--- START ---
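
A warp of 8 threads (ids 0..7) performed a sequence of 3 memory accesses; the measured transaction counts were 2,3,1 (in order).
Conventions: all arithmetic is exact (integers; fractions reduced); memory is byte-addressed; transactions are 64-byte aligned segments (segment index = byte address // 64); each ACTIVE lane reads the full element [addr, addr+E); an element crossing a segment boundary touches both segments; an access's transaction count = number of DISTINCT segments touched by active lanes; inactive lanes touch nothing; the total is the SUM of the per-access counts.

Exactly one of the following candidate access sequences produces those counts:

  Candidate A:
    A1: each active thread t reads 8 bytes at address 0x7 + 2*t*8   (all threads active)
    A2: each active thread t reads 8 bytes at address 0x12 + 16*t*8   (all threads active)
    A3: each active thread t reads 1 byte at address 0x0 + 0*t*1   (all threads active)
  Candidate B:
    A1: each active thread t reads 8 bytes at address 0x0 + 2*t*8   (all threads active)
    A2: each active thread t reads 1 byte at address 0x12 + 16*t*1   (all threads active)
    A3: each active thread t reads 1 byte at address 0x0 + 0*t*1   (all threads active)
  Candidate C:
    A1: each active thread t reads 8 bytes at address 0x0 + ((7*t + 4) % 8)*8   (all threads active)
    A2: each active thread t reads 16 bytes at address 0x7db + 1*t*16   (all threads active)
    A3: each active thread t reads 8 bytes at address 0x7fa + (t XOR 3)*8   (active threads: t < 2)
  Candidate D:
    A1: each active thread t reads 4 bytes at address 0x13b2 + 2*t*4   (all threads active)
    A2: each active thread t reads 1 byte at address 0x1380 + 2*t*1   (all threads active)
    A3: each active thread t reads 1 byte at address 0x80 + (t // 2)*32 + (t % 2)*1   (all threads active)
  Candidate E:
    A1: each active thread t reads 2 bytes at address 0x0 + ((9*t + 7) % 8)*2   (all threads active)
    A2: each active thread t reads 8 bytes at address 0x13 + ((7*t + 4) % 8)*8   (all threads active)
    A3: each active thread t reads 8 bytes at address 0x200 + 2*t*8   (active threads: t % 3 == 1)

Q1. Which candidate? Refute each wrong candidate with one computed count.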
--- END ---
▶ TO DO
Return every record in full, word for word.

▶ RESPONSE TO THE EXERCISE
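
A warp of 8 threads (ids 0..7) performed a sequence of 3 memory accesses; the measured transaction counts were 2,3,1 (in order).
Conventions: all arithmetic is exact (integers; fractions reduced); memory is byte-addressed; transactions are 64-byte aligned segments (segment index = byte address // 64); each ACTIVE lane reads the full element [addr, addr+E); an element crossing a segment boundary touches both segments; an access's transaction count = number of DISTINCT segments touched by active lanes; inactive lanes touch nothing; the total is the SUM of the per-access counts.

Exactly one of the following candidate access sequences produces those counts:

  Candidate A:
    A1: each active thread t reads 8 bytes at address 0x7 + 2*t*8   (all threads active)
    A2: each active thread t reads 8 bytes at address 0x12 + 16*t*8   (all threads active)
    A3: each active thread t reads 1 byte at address 0x0 + 0*t*1   (all threads active)
  Candidate B:
    A1: each active thread t reads 8 bytes at address 0x0 + 2*t*8   (all threads active)
    A2: each active thread t reads 1 byte at address 0x12 + 16*t*1   (all threads active)
    A3: each active thread t reads 1 byte at address 0x0 + 0*t*1   (all threads active)
  Candidate C:
    A1: each active thread t reads 8 bytes at address 0x0 + ((7*t + 4) % 8)*8   (all threads active)
    A2: each active thread t reads 16 bytes at address 0x7db + 1*t*16   (all threads active)
    A3: each active thread t reads 8 bytes at address 0x7fa + (t XOR 3)*8   (active threads: t < 2)
  Candidate D:
    A1: each active thread t reads 4 bytes at address 0x13b2 + 2*t*4   (all threads active)
    A2: each active thread t reads 1 byte at address 0x1380 + 2*t*1   (all threads active)
    A3: each active thread t reads 1 byte at address 0x80 + (t // 2)*32 + (t % 2)*1   (all threads active)
  Candidate E:
    A1: each active thread t reads 2 bytes at address 0x0 + ((9*t + 7) % 8)*2   (all threads active)
    A2: each active thread t reads 8 bytes at address 0x13 + ((7*t + 4) % 8)*8   (all threads active)
    A3: each active thread t reads 8 bytes at address 0x200 + 2*t*8   (active threads: t % 3 == 1)

Q1. Which candidate? Refute each wrong candidate with one computed count.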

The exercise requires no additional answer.